═══ Information supplied ═══

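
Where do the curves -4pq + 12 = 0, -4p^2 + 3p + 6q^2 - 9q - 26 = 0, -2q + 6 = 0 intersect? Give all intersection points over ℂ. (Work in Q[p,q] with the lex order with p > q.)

Compute a lex Gröbner basis by Buchberger's algorithm.
f_1 = -4pq + 12, LT = pq.
f_2 = -4p^2 + 3p + 6q^2 - 9q - 26, LT = p^2.
f_3 = -2q + 6, LT = q.

S(f_1,f_2): lcm = p^2q. S = 3/4pq - 3p + 3/2q^3 - 9/4q^2 - 13/2q.
  leading term pq: subtract (-3/16)·f_1 from 3/4pq - 3p + 3/2q^3 - 9/4q^2 - 13/2q → -3p + 3/2q^3 - 9/4q^2 - 13/2q + 9/4
  leading term p: no divisor's leading term divides it; move -3p to the remainder.
  leading term q^3: subtract (-3/4q^2)·f_3 from 3/2q^3 - 9/4q^2 - 13/2q + 9/4 → 9/4q^2 - 13/2q + 9/4
  leading term q^2: subtract (-9/8q)·f_3 from 9/4q^2 - 13/2q + 9/4 → 1/4q + 9/4
  leading term q: subtract (-1/8)·f_3 from 1/4q + 9/4 → 3
  leading term 1: no divisor's leading term divides it; move 3 to the remainder.
  remainder -3p + 3 ≠ 0; add h_4 = -3p + 3 to the basis.

The other S-polynomials (S(f_1,f_3), S(f_2,f_3), S(f_1,h_4), S(f_2,h_4), S(f_3,h_4)) all reduce to 0 modulo the current basis, so we have a Gröbner basis.
Inter-reduce: drop elements whose leading term is divisible by another's, tail-reduce, and make monic.
Reduced Gröbner basis: {p - 1, q - 3}.

Since the basis is lex-ordered, q - 3 is univariate in q. Its roots are {3}. Back-substituting each root into the other basis elements fixes the other coordinates.
  q = 3: the earlier basis element becomes p - 1 = 0, giving p = 1 — point (1, 3).
Substituting each solution back into the original system confirms all equations vanish.

{(1, 3)}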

═══

• _What is required_: Repeat each record exactly. Omit nothing.

• _Exercise solution_:
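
Where do the curves -4pq + 12 = 0, -4p^2 + 3p + 6q^2 - 9q - 26 = 0, -2q + 6 = 0 intersect? Give all intersection points over ℂ. (Work in Q[p,q] with the lex order with p > q.)

Compute a lex Gröbner basis by Buchberger's algorithm.
f_1 = -4pq + 12, LT = pq.
f_2 = -4p^2 + 3p + 6q^2 - 9q - 26, LT = p^2.
f_3 = -2q + 6, LT = q.

S(f_1,f_2): lcm = p^2q. S = 3/4pq - 3p + 3/2q^3 - 9/4q^2 - 13/2q.
  leading term pq: subtract (-3/16)·f_1 from 3/4pq - 3p + 3/2q^3 - 9/4q^2 - 13/2q → -3p + 3/2q^3 - 9/4q^2 - 13/2q + 9/4
  leading term p: no divisor's leading term divides it; move -3p to the remainder.
  leading term q^3: subtract (-3/4q^2)·f_3 from 3/2q^3 - 9/4q^2 - 13/2q + 9/4 → 9/4q^2 - 13/2q + 9/4
  leading term q^2: subtract (-9/8q)·f_3 from 9/4q^2 - 13/2q + 9/4 → 1/4q + 9/4
  leading term q: subtract (-1/8)·f_3 from 1/4q + 9/4 → 3
  leading term 1: no divisor's leading term divides it; move 3 to the remainder.
  remainder -3p + 3 ≠ 0; add h_4 = -3p + 3 to the basis.

The other S-polynomials (S(f_1,f_3), S(f_2,f_3), S(f_1,h_4), S(f_2,h_4), S(f_3,h_4)) all reduce to 0 modulo the current basis, so we have a Gröbner basis.
Inter-reduce: drop elements whose leading term is divisible by another's, tail-reduce, and make monic.
Reduced Gröbner basis: {p - 1, q - 3}.

Since the basis is lex-ordered, q - 3 is univariate in q. Its roots are {3}. Back-substituting each root into the other basis elements fixes the other coordinates.
  q = 3: the earlier basis element becomes p - 1 = 0, giving p = 1 — point (1, 3).
Substituting each solution back into the original system confirms all equations vanish.

{(1, 3)}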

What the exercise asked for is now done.